TASK TO CARRY OUT:
Line tally for "construction": state how many lines of the entries include it, with no other text.

MATERIAL PROVIDED:
+ + +

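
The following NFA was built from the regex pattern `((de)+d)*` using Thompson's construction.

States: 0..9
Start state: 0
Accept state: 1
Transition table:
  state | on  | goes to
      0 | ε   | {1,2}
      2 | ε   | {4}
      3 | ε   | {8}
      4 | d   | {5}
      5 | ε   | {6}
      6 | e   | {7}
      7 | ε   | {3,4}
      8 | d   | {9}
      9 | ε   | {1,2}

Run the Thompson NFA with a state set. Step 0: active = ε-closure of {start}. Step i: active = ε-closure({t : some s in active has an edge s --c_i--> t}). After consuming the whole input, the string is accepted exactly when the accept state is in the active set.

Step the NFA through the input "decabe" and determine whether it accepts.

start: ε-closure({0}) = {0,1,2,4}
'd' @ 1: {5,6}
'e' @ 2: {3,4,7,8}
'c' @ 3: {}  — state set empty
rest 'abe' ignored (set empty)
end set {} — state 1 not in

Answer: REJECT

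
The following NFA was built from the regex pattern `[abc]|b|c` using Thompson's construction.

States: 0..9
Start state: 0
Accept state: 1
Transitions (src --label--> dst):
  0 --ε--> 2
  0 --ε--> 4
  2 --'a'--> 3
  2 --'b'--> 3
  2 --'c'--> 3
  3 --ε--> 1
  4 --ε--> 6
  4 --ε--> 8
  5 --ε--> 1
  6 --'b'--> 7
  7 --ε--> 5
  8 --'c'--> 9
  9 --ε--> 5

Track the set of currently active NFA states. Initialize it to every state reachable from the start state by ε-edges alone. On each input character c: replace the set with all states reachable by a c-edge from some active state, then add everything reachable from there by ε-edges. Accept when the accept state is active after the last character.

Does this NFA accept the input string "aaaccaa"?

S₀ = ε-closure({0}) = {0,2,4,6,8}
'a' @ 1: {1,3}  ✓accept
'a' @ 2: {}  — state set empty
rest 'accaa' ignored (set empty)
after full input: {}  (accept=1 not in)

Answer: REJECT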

+ + +

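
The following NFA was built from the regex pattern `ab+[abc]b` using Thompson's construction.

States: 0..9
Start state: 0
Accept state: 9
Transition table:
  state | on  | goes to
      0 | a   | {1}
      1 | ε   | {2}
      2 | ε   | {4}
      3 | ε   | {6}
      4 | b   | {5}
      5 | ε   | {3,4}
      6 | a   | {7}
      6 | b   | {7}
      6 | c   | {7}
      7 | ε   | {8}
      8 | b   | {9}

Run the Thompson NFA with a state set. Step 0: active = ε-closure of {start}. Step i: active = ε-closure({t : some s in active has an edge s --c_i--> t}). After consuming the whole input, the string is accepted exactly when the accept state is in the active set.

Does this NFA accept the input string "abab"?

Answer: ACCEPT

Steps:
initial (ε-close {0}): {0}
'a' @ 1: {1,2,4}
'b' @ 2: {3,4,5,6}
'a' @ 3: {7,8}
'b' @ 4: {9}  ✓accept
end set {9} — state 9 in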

+ + +

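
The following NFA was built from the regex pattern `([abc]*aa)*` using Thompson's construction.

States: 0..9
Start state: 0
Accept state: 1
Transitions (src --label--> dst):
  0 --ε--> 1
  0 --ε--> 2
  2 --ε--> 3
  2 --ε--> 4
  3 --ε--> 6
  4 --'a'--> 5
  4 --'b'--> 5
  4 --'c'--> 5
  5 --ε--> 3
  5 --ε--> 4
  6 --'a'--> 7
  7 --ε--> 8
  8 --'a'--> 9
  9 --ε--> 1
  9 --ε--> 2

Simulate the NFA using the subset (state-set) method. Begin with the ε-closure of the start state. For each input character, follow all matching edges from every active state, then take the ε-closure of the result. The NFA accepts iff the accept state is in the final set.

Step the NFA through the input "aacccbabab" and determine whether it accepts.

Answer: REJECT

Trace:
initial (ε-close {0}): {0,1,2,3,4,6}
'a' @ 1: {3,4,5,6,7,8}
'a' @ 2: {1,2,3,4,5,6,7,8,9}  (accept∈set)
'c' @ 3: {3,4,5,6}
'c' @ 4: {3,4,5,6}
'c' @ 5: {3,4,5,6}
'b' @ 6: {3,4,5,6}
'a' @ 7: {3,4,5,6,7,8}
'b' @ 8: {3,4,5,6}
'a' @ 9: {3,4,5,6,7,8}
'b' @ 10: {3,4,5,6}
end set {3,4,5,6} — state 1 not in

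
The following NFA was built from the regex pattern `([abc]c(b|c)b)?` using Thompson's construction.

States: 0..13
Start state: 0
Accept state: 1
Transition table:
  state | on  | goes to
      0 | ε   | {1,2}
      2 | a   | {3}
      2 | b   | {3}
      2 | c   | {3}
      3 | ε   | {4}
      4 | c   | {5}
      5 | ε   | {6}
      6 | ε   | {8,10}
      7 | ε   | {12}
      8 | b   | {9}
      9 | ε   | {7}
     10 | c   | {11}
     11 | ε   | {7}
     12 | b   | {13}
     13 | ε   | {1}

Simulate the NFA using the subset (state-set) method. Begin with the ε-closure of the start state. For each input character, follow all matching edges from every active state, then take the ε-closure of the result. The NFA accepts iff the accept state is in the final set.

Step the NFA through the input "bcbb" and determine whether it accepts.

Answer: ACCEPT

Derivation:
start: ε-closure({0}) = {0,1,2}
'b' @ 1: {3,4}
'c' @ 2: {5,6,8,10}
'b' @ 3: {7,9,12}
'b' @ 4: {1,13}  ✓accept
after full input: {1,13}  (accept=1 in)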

+ + +

WRITTEN RESPONSE:
5